#### [DATA EXTRACTS]

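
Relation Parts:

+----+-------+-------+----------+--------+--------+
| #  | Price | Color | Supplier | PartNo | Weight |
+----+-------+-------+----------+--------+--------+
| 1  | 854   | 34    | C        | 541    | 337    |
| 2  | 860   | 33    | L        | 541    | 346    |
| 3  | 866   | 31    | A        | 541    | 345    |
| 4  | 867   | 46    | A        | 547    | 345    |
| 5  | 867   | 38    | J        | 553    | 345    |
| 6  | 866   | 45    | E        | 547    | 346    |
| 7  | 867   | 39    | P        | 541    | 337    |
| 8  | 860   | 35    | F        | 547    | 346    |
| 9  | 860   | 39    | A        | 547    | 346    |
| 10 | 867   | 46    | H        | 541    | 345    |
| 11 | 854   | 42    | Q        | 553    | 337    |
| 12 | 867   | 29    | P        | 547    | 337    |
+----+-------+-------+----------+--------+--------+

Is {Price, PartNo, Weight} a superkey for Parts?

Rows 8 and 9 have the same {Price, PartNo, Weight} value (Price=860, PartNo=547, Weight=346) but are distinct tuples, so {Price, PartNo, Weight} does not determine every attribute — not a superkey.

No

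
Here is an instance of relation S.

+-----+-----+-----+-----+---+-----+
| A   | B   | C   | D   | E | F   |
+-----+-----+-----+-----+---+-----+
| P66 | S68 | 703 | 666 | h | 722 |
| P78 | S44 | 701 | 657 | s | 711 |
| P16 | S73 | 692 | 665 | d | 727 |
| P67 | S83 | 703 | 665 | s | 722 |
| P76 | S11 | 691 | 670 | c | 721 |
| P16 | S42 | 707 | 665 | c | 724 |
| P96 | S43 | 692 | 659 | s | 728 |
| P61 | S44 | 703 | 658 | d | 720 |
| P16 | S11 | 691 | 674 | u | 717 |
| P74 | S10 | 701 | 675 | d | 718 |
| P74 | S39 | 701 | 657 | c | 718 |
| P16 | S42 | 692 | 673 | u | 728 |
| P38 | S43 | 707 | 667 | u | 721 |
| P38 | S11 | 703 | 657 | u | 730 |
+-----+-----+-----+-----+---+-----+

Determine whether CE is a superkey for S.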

#### [PROBLEM DESCRIPTION]
Would you please repeat all the entries exactly as written?

#### [EXERCISE RESULT]
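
Relation Parts:

+----+-------+-------+----------+--------+--------+
| #  | Price | Color | Supplier | PartNo | Weight |
+----+-------+-------+----------+--------+--------+
| 1  | 854   | 34    | C        | 541    | 337    |
| 2  | 860   | 33    | L        | 541    | 346    |
| 3  | 866   | 31    | A        | 541    | 345    |
| 4  | 867   | 46    | A        | 547    | 345    |
| 5  | 867   | 38    | J        | 553    | 345    |
| 6  | 866   | 45    | E        | 547    | 346    |
| 7  | 867   | 39    | P        | 541    | 337    |
| 8  | 860   | 35    | F        | 547    | 346    |
| 9  | 860   | 39    | A        | 547    | 346    |
| 10 | 867   | 46    | H        | 541    | 345    |
| 11 | 854   | 42    | Q        | 553    | 337    |
| 12 | 867   | 29    | P        | 547    | 337    |
+----+-------+-------+----------+--------+--------+

Is {Price, PartNo, Weight} a superkey for Parts?

Rows 8 and 9 have the same {Price, PartNo, Weight} value (Price=860, PartNo=547, Weight=346) but are distinct tuples, so {Price, PartNo, Weight} does not determine every attribute — not a superkey.

No

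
Here is an instance of relation S.

+-----+-----+-----+-----+---+-----+
| A   | B   | C   | D   | E | F   |
+-----+-----+-----+-----+---+-----+
| P66 | S68 | 703 | 666 | h | 722 |
| P78 | S44 | 701 | 657 | s | 711 |
| P16 | S73 | 692 | 665 | d | 727 |
| P67 | S83 | 703 | 665 | s | 722 |
| P76 | S11 | 691 | 670 | c | 721 |
| P16 | S42 | 707 | 665 | c | 724 |
| P96 | S43 | 692 | 659 | s | 728 |
| P61 | S44 | 703 | 658 | d | 720 |
| P16 | S11 | 691 | 674 | u | 717 |
| P74 | S10 | 701 | 675 | d | 718 |
| P74 | S39 | 701 | 657 | c | 718 |
| P16 | S42 | 692 | 673 | u | 728 |
| P38 | S43 | 707 | 667 | u | 721 |
| P38 | S11 | 703 | 657 | u | 730 |
+-----+-----+-----+-----+---+-----+

Determine whether CE is a superkey for S.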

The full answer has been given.